• **WHAT IS EXPECTED**: Your answer must hold only the lines below from the line containing "low platelet count | not detected | 22% | 72%" through the line containing "A mining engineer", each reproduced exactly.

Dataset records:

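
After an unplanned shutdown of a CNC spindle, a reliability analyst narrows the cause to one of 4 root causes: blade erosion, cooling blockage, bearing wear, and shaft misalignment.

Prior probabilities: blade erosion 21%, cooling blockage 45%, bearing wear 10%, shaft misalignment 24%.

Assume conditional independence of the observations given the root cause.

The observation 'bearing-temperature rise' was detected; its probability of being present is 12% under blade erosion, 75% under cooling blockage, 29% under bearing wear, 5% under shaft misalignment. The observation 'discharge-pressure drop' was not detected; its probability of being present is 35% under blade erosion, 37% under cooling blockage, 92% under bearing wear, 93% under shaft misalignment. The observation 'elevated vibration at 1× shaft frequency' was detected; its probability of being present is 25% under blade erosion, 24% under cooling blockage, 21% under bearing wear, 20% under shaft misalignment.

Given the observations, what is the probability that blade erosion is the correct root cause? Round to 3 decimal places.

0.073

Multiply each prior by the joint likelihood of the evidence pattern (using 1 − P(present | H) for each absent observation):
  blade erosion: 0.21 × 0.12 × (1 − 0.35) × 0.25 = 0.004095
  cooling blockage: 0.45 × 0.75 × (1 − 0.37) × 0.24 = 0.05103
  bearing wear: 0.10 × 0.29 × (1 − 0.92) × 0.21 = 0.0004872
  shaft misalignment: 0.24 × 0.05 × (1 − 0.93) × 0.20 = 0.000168
The unnormalized weights sum to 0.05578.
P(blade erosion | evidence) = 0.004095 / 0.05578 ≈ 0.073.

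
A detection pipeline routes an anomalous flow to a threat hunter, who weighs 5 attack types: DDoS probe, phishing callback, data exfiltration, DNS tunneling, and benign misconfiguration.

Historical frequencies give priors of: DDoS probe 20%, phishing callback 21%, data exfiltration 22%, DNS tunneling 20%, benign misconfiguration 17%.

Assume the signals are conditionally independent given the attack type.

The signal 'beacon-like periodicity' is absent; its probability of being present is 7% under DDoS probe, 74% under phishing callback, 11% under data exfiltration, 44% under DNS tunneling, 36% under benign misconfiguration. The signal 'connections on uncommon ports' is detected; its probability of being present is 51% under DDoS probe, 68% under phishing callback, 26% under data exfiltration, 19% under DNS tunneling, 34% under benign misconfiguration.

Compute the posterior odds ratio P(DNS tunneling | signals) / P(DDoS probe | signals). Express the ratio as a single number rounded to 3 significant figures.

0.224

Posterior odds equal prior odds times the likelihood ratio; only the two competing hypotheses matter (using 1 − P(present | H) for each absent signal).
  DNS tunneling: 0.20 × (1 − 0.44) × 0.19 = 0.02128
  DDoS probe: 0.20 × (1 − 0.07) × 0.51 = 0.09486
Odds(DNS tunneling : DDoS probe) = 0.02128 / 0.09486 ≈ 0.224.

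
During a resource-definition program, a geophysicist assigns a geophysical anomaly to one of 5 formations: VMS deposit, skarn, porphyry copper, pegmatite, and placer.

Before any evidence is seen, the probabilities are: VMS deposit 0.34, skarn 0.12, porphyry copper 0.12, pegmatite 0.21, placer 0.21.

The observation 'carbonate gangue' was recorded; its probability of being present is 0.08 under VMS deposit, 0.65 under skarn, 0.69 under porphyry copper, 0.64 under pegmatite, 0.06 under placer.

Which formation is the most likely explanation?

pegmatite

For each hypothesis, the unnormalized posterior weight is prior × likelihood:
  VMS deposit: 0.34 × 0.08 = 0.0272
  skarn: 0.12 × 0.65 = 0.078
  porphyry copper: 0.12 × 0.69 = 0.0828
  pegmatite: 0.21 × 0.64 = 0.1344
  placer: 0.21 × 0.06 = 0.0126
The unnormalized weights sum to 0.335.
P(VMS deposit | evidence) ≈ 0.0272 / 0.335 ≈ 0.081
P(skarn | evidence) ≈ 0.078 / 0.335 ≈ 0.233
P(porphyry copper | evidence) ≈ 0.0828 / 0.335 ≈ 0.247
P(pegmatite | evidence) ≈ 0.1344 / 0.335 ≈ 0.401
P(placer | evidence) ≈ 0.0126 / 0.335 ≈ 0.038
The largest is 0.401, so pegmatite is most probable.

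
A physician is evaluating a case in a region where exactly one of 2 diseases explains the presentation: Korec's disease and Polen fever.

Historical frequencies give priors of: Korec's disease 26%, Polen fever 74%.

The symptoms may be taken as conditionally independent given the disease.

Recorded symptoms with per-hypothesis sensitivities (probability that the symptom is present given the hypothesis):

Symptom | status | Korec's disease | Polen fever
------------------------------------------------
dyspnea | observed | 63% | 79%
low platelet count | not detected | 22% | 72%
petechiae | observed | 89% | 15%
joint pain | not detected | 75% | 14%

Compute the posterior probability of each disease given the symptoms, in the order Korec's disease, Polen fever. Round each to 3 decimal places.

0.574, 0.426

By Bayes' rule with conditional independence, the unnormalized weight for each hypothesis is prior × ∏ likelihoods (using 1 − P(present | H) for each absent symptom):
  Korec's disease: 0.26 × 0.63 × (1 − 0.22) × 0.89 × (1 − 0.75) = 0.028427
  Polen fever: 0.74 × 0.79 × (1 − 0.72) × 0.15 × (1 − 0.14) = 0.021116
Normalizing constant Z = 0.028427 + 0.021116 = 0.049543.
P(Korec's disease | evidence) = 0.028427 / 0.049543 ≈ 0.574
P(Polen fever | evidence) = 0.021116 / 0.049543 ≈ 0.426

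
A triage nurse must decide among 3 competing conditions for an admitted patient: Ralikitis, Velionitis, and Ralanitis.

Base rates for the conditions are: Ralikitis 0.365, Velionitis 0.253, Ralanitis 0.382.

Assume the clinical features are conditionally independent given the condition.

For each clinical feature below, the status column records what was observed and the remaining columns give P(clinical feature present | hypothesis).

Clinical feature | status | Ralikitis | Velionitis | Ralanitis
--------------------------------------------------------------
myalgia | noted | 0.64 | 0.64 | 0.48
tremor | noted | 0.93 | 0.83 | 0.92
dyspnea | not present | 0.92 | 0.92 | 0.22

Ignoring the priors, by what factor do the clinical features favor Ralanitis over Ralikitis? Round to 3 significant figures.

7.23

The Bayes factor is the ratio of the joint likelihoods of the clinical feature pattern under the two hypotheses (using 1 − P(present | H) for each absent clinical feature).
  Ralanitis: 0.48 × 0.92 × (1 − 0.22) = 0.34445
  Ralikitis: 0.64 × 0.93 × (1 − 0.92) = 0.047616
Bayes factor = 0.34445 / 0.047616 ≈ 7.23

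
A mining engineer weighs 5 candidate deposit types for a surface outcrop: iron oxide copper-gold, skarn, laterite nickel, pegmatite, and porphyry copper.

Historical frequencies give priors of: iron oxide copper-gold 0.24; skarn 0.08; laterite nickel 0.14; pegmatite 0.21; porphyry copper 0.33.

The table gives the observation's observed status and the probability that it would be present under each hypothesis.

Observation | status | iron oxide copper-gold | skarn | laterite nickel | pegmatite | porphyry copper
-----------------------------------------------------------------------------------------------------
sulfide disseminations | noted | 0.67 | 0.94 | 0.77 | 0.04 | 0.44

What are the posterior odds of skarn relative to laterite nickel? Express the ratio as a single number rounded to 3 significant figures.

0.698

Unnormalized posterior weight (prior times the observation likelihood) for each of the two hypotheses:
  skarn: 0.08 × 0.94 = 0.0752
  laterite nickel: 0.14 × 0.77 = 0.1078
Odds(skarn : laterite nickel) = 0.0752 / 0.1078 ≈ 0.698.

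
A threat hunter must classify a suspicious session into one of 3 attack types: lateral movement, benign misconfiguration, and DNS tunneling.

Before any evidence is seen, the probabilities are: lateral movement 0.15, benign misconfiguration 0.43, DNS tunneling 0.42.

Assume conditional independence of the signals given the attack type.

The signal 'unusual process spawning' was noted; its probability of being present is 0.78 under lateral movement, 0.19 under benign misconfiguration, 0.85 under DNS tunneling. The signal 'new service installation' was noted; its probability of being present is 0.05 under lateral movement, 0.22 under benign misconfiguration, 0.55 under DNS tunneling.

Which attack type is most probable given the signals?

DNS tunneling

Multiply each prior by the joint likelihood of the signal pattern:
  lateral movement: 0.15 × 0.78 × 0.05 = 0.00585
  benign misconfiguration: 0.43 × 0.19 × 0.22 = 0.017974
  DNS tunneling: 0.42 × 0.85 × 0.55 = 0.19635
Marginal likelihood of the evidence = 0.22017.
P(lateral movement | evidence) ≈ 0.00585 / 0.22017 ≈ 0.027
P(benign misconfiguration | evidence) ≈ 0.017974 / 0.22017 ≈ 0.082
P(DNS tunneling | evidence) ≈ 0.19635 / 0.22017 ≈ 0.892
The largest is 0.892, so DNS tunneling is most probable.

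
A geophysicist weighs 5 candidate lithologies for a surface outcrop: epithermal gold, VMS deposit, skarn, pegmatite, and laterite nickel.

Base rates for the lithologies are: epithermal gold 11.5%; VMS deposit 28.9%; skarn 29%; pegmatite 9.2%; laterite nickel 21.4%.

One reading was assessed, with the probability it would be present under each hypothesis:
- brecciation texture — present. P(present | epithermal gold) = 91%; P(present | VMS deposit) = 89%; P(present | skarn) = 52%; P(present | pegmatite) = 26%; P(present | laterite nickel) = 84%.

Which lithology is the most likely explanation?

VMS deposit

For each hypothesis, the unnormalized posterior weight is prior × likelihood:
  epithermal gold: 0.115 × 0.91 = 0.10465
  VMS deposit: 0.289 × 0.89 = 0.25721
  skarn: 0.290 × 0.52 = 0.1508
  pegmatite: 0.092 × 0.26 = 0.02392
  laterite nickel: 0.214 × 0.84 = 0.17976
The unnormalized weights sum to 0.71634.
P(epithermal gold | evidence) ≈ 0.10465 / 0.71634 ≈ 0.146
P(VMS deposit | evidence) ≈ 0.25721 / 0.71634 ≈ 0.359
P(skarn | evidence) ≈ 0.1508 / 0.71634 ≈ 0.211
P(pegmatite | evidence) ≈ 0.02392 / 0.71634 ≈ 0.033
P(laterite nickel | evidence) ≈ 0.17976 / 0.71634 ≈ 0.251
The largest is 0.359, so VMS deposit is most probable.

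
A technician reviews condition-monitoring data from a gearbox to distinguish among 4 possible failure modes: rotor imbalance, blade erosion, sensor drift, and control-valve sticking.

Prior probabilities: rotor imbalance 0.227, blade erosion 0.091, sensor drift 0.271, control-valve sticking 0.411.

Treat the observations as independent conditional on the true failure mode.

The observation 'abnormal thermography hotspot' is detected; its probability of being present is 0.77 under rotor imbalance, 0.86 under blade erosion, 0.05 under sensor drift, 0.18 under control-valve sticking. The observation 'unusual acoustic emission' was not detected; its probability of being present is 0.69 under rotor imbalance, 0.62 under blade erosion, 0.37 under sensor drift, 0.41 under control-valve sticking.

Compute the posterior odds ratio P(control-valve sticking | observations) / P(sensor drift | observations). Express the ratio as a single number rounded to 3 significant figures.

5.11

Posterior odds equal prior odds times the likelihood ratio; only the two competing hypotheses matter (using 1 − P(present | H) for each absent observation).
  control-valve sticking: 0.411 × 0.18 × (1 − 0.41) = 0.043648
  sensor drift: 0.271 × 0.05 × (1 − 0.37) = 0.0085365
Posterior odds = 0.043648 / 0.0085365 ≈ 5.11.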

• **EXPECTED OUTPUT**:
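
low platelet count | not detected | 22% | 72%
petechiae | observed | 89% | 15%
joint pain | not detected | 75% | 14%

Compute the posterior probability of each disease given the symptoms, in the order Korec's disease, Polen fever. Round each to 3 decimal places.

0.574, 0.426

By Bayes' rule with conditional independence, the unnormalized weight for each hypothesis is prior × ∏ likelihoods (using 1 − P(present | H) for each absent symptom):
  Korec's disease: 0.26 × 0.63 × (1 − 0.22) × 0.89 × (1 − 0.75) = 0.028427
  Polen fever: 0.74 × 0.79 × (1 − 0.72) × 0.15 × (1 − 0.14) = 0.021116
Normalizing constant Z = 0.028427 + 0.021116 = 0.049543.
P(Korec's disease | evidence) = 0.028427 / 0.049543 ≈ 0.574
P(Polen fever | evidence) = 0.021116 / 0.049543 ≈ 0.426

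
A triage nurse must decide among 3 competing conditions for an admitted patient: Ralikitis, Velionitis, and Ralanitis.

Base rates for the conditions are: Ralikitis 0.365, Velionitis 0.253, Ralanitis 0.382.

Assume the clinical features are conditionally independent given the condition.

For each clinical feature below, the status column records what was observed and the remaining columns give P(clinical feature present | hypothesis).

Clinical feature | status | Ralikitis | Velionitis | Ralanitis
--------------------------------------------------------------
myalgia | noted | 0.64 | 0.64 | 0.48
tremor | noted | 0.93 | 0.83 | 0.92
dyspnea | not present | 0.92 | 0.92 | 0.22

Ignoring the priors, by what factor do the clinical features favor Ralanitis over Ralikitis? Round to 3 significant figures.

7.23

The Bayes factor is the ratio of the joint likelihoods of the clinical feature pattern under the two hypotheses (using 1 − P(present | H) for each absent clinical feature).
  Ralanitis: 0.48 × 0.92 × (1 − 0.22) = 0.34445
  Ralikitis: 0.64 × 0.93 × (1 − 0.92) = 0.047616
Bayes factor = 0.34445 / 0.047616 ≈ 7.23

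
A mining engineer weighs 5 candidate deposit types for a surface outcrop: iron oxide copper-gold, skarn, laterite nickel, pegmatite, and porphyry copper.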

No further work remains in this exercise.